Retype the data exactly. Spelling and punctuation stay as they are.

--- Listed entries ---

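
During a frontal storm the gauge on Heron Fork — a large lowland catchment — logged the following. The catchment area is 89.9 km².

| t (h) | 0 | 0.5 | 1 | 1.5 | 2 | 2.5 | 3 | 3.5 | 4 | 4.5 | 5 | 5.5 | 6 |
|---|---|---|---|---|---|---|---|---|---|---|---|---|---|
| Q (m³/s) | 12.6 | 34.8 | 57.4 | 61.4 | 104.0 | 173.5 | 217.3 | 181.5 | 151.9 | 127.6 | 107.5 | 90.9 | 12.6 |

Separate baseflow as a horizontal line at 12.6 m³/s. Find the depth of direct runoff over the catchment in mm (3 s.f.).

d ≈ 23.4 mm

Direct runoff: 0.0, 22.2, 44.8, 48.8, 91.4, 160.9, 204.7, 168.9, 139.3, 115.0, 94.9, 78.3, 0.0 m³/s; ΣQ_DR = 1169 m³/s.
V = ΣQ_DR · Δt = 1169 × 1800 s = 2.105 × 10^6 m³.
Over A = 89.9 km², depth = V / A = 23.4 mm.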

---

__Solution for this problem__:
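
During a frontal storm the gauge on Heron Fork — a large lowland catchment — logged the following. The catchment area is 89.9 km².

| t (h) | 0 | 0.5 | 1 | 1.5 | 2 | 2.5 | 3 | 3.5 | 4 | 4.5 | 5 | 5.5 | 6 |
|---|---|---|---|---|---|---|---|---|---|---|---|---|---|
| Q (m³/s) | 12.6 | 34.8 | 57.4 | 61.4 | 104.0 | 173.5 | 217.3 | 181.5 | 151.9 | 127.6 | 107.5 | 90.9 | 12.6 |

Separate baseflow as a horizontal line at 12.6 m³/s. Find the depth of direct runoff over the catchment in mm (3 s.f.).

d ≈ 23.4 mm

Direct runoff: 0.0, 22.2, 44.8, 48.8, 91.4, 160.9, 204.7, 168.9, 139.3, 115.0, 94.9, 78.3, 0.0 m³/s; ΣQ_DR = 1169 m³/s.
V = ΣQ_DR · Δt = 1169 × 1800 s = 2.105 × 10^6 m³.
Over A = 89.9 km², depth = V / A = 23.4 mm.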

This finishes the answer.